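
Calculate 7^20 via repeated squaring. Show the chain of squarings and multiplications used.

Computing 7^20 by squaring (build up from 7^1; each line after the first costs one multiplication):

7^1 = 7
7^2 = (7^1)^2 = 7^2 = 49
7^4 = (7^2)^2 = 49^2 = 2401
7^5 = 7 * 7^4 = 7 * 2401 = 16807
7^10 = (7^5)^2 = 16807^2 = 282475249
7^20 = (7^10)^2 = 282475249^2 = 79792266297612001

Result: 79792266297612001
Multiplications needed: 5 (5 lines after 7^1)

7^20 = 79792266297612001. Using exponentiation by squaring, this requires 5 multiplications. The key idea: if the exponent is even, square the half-power; if odd, multiply by the base once.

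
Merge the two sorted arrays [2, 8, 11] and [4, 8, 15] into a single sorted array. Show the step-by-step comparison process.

Merging process:

Compare 2 vs 4: take 2 from left. Merged: [2]
Compare 8 vs 4: take 4 from right. Merged: [2, 4]
Compare 8 vs 8: take 8 from left. Merged: [2, 4, 8]
Compare 11 vs 8: take 8 from right. Merged: [2, 4, 8, 8]
Compare 11 vs 15: take 11 from left. Merged: [2, 4, 8, 8, 11]
Append remaining from right: [15]. Merged: [2, 4, 8, 8, 11, 15]

Final merged array: [2, 4, 8, 8, 11, 15]
Total comparisons: 5

The merged array is [2, 4, 8, 8, 11, 15], requiring 5 comparisons. The merge step runs in O(n) time where n is the total number of elements.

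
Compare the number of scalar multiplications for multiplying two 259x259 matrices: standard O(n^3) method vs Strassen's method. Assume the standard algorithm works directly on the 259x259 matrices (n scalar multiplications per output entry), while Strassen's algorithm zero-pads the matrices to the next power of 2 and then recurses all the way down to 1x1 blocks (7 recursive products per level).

Matrix multiplication for 259x259 matrices:

Strassen's algorithm requires power-of-2 dimensions. Pad 259x259 to 512x512 (next power of 2).

Standard algorithm: 259^3 = 17373979 multiplications
Strassen's algorithm: 7^(log2(512)) = 7^9 = 40353607 multiplications
Difference: 17373979 - 40353607 = -22979628 (Strassen uses MORE here due to padding overhead — for small or just-over-power-of-2 n, padding can outweigh the per-level savings)

Standard: 17373979 multiplications (259^3). Strassen: 40353607 multiplications (7^9, after padding to 512x512). Strassen reduces 8 recursive multiplications to 7 at each level.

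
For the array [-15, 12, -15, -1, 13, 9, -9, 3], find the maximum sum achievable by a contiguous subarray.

Using Kadane's algorithm on [-15, 12, -15, -1, 13, 9, -9, 3]:

Scanning through the array:
Position 1 (value 12): max_ending_here = 12, max_so_far = 12
Position 2 (value -15): max_ending_here = -3, max_so_far = 12
Position 3 (value -1): max_ending_here = -1, max_so_far = 12
Position 4 (value 13): max_ending_here = 13, max_so_far = 13
Position 5 (value 9): max_ending_here = 22, max_so_far = 22
Position 6 (value -9): max_ending_here = 13, max_so_far = 22
Position 7 (value 3): max_ending_here = 16, max_so_far = 22

Maximum subarray: [13, 9]
Maximum sum: 22

The maximum subarray is [13, 9] with sum 22. This subarray runs from index 4 to index 5.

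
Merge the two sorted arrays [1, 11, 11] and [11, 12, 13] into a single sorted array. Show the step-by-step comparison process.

Merging process:

Compare 1 vs 11: take 1 from left. Merged: [1]
Compare 11 vs 11: take 11 from left. Merged: [1, 11]
Compare 11 vs 11: take 11 from left. Merged: [1, 11, 11]
Append remaining from right: [11, 12, 13]. Merged: [1, 11, 11, 11, 12, 13]

Final merged array: [1, 11, 11, 11, 12, 13]
Total comparisons: 3

The merged array is [1, 11, 11, 11, 12, 13], requiring 3 comparisons. The merge step runs in O(n) time where n is the total number of elements.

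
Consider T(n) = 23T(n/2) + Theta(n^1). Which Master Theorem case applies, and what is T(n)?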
● ● ● ● ●
> Aim of the exercise
All of the material must be written out again without any change.

> Result for this exercise
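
Calculate 7^20 via repeated squaring. Show the chain of squarings and multiplications used.

Computing 7^20 by squaring (build up from 7^1; each line after the first costs one multiplication):

7^1 = 7
7^2 = (7^1)^2 = 7^2 = 49
7^4 = (7^2)^2 = 49^2 = 2401
7^5 = 7 * 7^4 = 7 * 2401 = 16807
7^10 = (7^5)^2 = 16807^2 = 282475249
7^20 = (7^10)^2 = 282475249^2 = 79792266297612001

Result: 79792266297612001
Multiplications needed: 5 (5 lines after 7^1)

7^20 = 79792266297612001. Using exponentiation by squaring, this requires 5 multiplications. The key idea: if the exponent is even, square the half-power; if odd, multiply by the base once.

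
Merge the two sorted arrays [2, 8, 11] and [4, 8, 15] into a single sorted array. Show the step-by-step comparison process.

Merging process:

Compare 2 vs 4: take 2 from left. Merged: [2]
Compare 8 vs 4: take 4 from right. Merged: [2, 4]
Compare 8 vs 8: take 8 from left. Merged: [2, 4, 8]
Compare 11 vs 8: take 8 from right. Merged: [2, 4, 8, 8]
Compare 11 vs 15: take 11 from left. Merged: [2, 4, 8, 8, 11]
Append remaining from right: [15]. Merged: [2, 4, 8, 8, 11, 15]

Final merged array: [2, 4, 8, 8, 11, 15]
Total comparisons: 5

The merged array is [2, 4, 8, 8, 11, 15], requiring 5 comparisons. The merge step runs in O(n) time where n is the total number of elements.

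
Compare the number of scalar multiplications for multiplying two 259x259 matrices: standard O(n^3) method vs Strassen's method. Assume the standard algorithm works directly on the 259x259 matrices (n scalar multiplications per output entry), while Strassen's algorithm zero-pads the matrices to the next power of 2 and then recurses all the way down to 1x1 blocks (7 recursive products per level).

Matrix multiplication for 259x259 matrices:

Strassen's algorithm requires power-of-2 dimensions. Pad 259x259 to 512x512 (next power of 2).

Standard algorithm: 259^3 = 17373979 multiplications
Strassen's algorithm: 7^(log2(512)) = 7^9 = 40353607 multiplications
Difference: 17373979 - 40353607 = -22979628 (Strassen uses MORE here due to padding overhead — for small or just-over-power-of-2 n, padding can outweigh the per-level savings)

Standard: 17373979 multiplications (259^3). Strassen: 40353607 multiplications (7^9, after padding to 512x512). Strassen reduces 8 recursive multiplications to 7 at each level.

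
For the array [-15, 12, -15, -1, 13, 9, -9, 3], find the maximum sum achievable by a contiguous subarray.

Using Kadane's algorithm on [-15, 12, -15, -1, 13, 9, -9, 3]:

Scanning through the array:
Position 1 (value 12): max_ending_here = 12, max_so_far = 12
Position 2 (value -15): max_ending_here = -3, max_so_far = 12
Position 3 (value -1): max_ending_here = -1, max_so_far = 12
Position 4 (value 13): max_ending_here = 13, max_so_far = 13
Position 5 (value 9): max_ending_here = 22, max_so_far = 22
Position 6 (value -9): max_ending_here = 13, max_so_far = 22
Position 7 (value 3): max_ending_here = 16, max_so_far = 22

Maximum subarray: [13, 9]
Maximum sum: 22

The maximum subarray is [13, 9] with sum 22. This subarray runs from index 4 to index 5.

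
Merge the two sorted arrays [1, 11, 11] and [11, 12, 13] into a single sorted array. Show the step-by-step comparison process.

Merging process:

Compare 1 vs 11: take 1 from left. Merged: [1]
Compare 11 vs 11: take 11 from left. Merged: [1, 11]
Compare 11 vs 11: take 11 from left. Merged: [1, 11, 11]
Append remaining from right: [11, 12, 13]. Merged: [1, 11, 11, 11, 12, 13]

Final merged array: [1, 11, 11, 11, 12, 13]
Total comparisons: 3

The merged array is [1, 11, 11, 11, 12, 13], requiring 3 comparisons. The merge step runs in O(n) time where n is the total number of elements.

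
Consider T(n) = 23T(n/2) + Theta(n^1). Which Master Theorem case applies, and what is T(n)?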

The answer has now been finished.